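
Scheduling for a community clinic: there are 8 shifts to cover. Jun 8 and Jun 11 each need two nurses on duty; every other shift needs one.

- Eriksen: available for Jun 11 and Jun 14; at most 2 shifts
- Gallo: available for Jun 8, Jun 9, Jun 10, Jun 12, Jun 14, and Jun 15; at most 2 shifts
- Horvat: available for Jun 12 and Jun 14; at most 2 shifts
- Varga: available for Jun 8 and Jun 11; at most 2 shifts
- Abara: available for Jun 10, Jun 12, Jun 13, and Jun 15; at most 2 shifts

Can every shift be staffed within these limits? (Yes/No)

No

Total capacity is 10 and 10 slots are needed, so capacity alone doesn't rule it out.
Shifts {Jun 8, Jun 9, Jun 10, Jun 13, Jun 15} need 6 worker-slots in total, but the nurses available for any of those shifts (Gallo, Varga, and Abara) can supply at most 5 among them. So no valid schedule exists.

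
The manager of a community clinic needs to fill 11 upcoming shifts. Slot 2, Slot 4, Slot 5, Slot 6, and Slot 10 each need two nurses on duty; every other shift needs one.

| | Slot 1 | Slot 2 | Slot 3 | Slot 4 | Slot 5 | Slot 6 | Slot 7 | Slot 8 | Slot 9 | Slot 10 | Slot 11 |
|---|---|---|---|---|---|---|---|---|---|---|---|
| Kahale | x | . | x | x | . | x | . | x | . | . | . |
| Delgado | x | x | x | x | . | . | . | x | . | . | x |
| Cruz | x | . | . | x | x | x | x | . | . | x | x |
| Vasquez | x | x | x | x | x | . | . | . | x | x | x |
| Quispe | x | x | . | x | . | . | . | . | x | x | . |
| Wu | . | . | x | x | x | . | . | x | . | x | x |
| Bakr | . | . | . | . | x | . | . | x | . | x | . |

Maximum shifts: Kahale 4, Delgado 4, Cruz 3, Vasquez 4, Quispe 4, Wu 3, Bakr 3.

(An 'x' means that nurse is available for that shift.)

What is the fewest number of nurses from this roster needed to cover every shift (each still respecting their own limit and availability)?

5

16 slots to fill and no one can take more than 4, so at least ⌈16/4⌉ = 4 nurses are needed.
No set of 4 nurses can cover every shift (each such set leaves at least one shift with no one available or exceeds a cap).
Kahale, Delgado, Cruz, Vasquez, and Quispe alone can cover everything: Slot 1→Kahale, Slot 2→Delgado+Vasquez, Slot 3→Kahale, Slot 4→Delgado+Quispe, Slot 5→Cruz+Vasquez, Slot 6→Kahale+Cruz, Slot 7→Cruz, Slot 8→Kahale, Slot 9→Vasquez, Slot 10→Vasquez+Quispe, Slot 11→Delgado.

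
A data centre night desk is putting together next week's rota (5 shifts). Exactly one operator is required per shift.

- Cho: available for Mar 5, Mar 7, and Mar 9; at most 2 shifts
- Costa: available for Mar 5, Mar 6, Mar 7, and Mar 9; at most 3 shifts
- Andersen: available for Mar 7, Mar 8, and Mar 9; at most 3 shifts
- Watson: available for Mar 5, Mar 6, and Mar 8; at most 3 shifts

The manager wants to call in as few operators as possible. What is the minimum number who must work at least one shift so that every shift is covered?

5 slots to fill and no one can take more than 3, so at least ⌈5/3⌉ = 2 operators are needed.
Cho and Watson alone can cover everything: Mar 5→Watson, Mar 6→Watson, Mar 7→Cho, Mar 8→Watson, Mar 9→Cho.

2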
+++
_REQUIRED WORK_: Write the listing out again, exactly as it reads.

_PROBLEM SOLUTION_:
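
Scheduling for a community clinic: there are 8 shifts to cover. Jun 8 and Jun 11 each need two nurses on duty; every other shift needs one.

- Eriksen: available for Jun 11 and Jun 14; at most 2 shifts
- Gallo: available for Jun 8, Jun 9, Jun 10, Jun 12, Jun 14, and Jun 15; at most 2 shifts
- Horvat: available for Jun 12 and Jun 14; at most 2 shifts
- Varga: available for Jun 8 and Jun 11; at most 2 shifts
- Abara: available for Jun 10, Jun 12, Jun 13, and Jun 15; at most 2 shifts

Can every shift be staffed within these limits? (Yes/No)

No

Total capacity is 10 and 10 slots are needed, so capacity alone doesn't rule it out.
Shifts {Jun 8, Jun 9, Jun 10, Jun 13, Jun 15} need 6 worker-slots in total, but the nurses available for any of those shifts (Gallo, Varga, and Abara) can supply at most 5 among them. So no valid schedule exists.

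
The manager of a community clinic needs to fill 11 upcoming shifts. Slot 2, Slot 4, Slot 5, Slot 6, and Slot 10 each need two nurses on duty; every other shift needs one.

| | Slot 1 | Slot 2 | Slot 3 | Slot 4 | Slot 5 | Slot 6 | Slot 7 | Slot 8 | Slot 9 | Slot 10 | Slot 11 |
|---|---|---|---|---|---|---|---|---|---|---|---|
| Kahale | x | . | x | x | . | x | . | x | . | . | . |
| Delgado | x | x | x | x | . | . | . | x | . | . | x |
| Cruz | x | . | . | x | x | x | x | . | . | x | x |
| Vasquez | x | x | x | x | x | . | . | . | x | x | x |
| Quispe | x | x | . | x | . | . | . | . | x | x | . |
| Wu | . | . | x | x | x | . | . | x | . | x | x |
| Bakr | . | . | . | . | x | . | . | x | . | x | . |

Maximum shifts: Kahale 4, Delgado 4, Cruz 3, Vasquez 4, Quispe 4, Wu 3, Bakr 3.

(An 'x' means that nurse is available for that shift.)

What is the fewest number of nurses from this roster needed to cover every shift (each still respecting their own limit and availability)?

5

16 slots to fill and no one can take more than 4, so at least ⌈16/4⌉ = 4 nurses are needed.
No set of 4 nurses can cover every shift (each such set leaves at least one shift with no one available or exceeds a cap).
Kahale, Delgado, Cruz, Vasquez, and Quispe alone can cover everything: Slot 1→Kahale, Slot 2→Delgado+Vasquez, Slot 3→Kahale, Slot 4→Delgado+Quispe, Slot 5→Cruz+Vasquez, Slot 6→Kahale+Cruz, Slot 7→Cruz, Slot 8→Kahale, Slot 9→Vasquez, Slot 10→Vasquez+Quispe, Slot 11→Delgado.

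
A data centre night desk is putting together next week's rota (5 shifts). Exactly one operator is required per shift.

- Cho: available for Mar 5, Mar 7, and Mar 9; at most 2 shifts
- Costa: available for Mar 5, Mar 6, Mar 7, and Mar 9; at most 3 shifts
- Andersen: available for Mar 7, Mar 8, and Mar 9; at most 3 shifts
- Watson: available for Mar 5, Mar 6, and Mar 8; at most 3 shifts

The manager wants to call in as few operators as possible. What is the minimum number who must work at least one shift so that every shift is covered?

5 slots to fill and no one can take more than 3, so at least ⌈5/3⌉ = 2 operators are needed.
Cho and Watson alone can cover everything: Mar 5→Watson, Mar 6→Watson, Mar 7→Cho, Mar 8→Watson, Mar 9→Cho.

2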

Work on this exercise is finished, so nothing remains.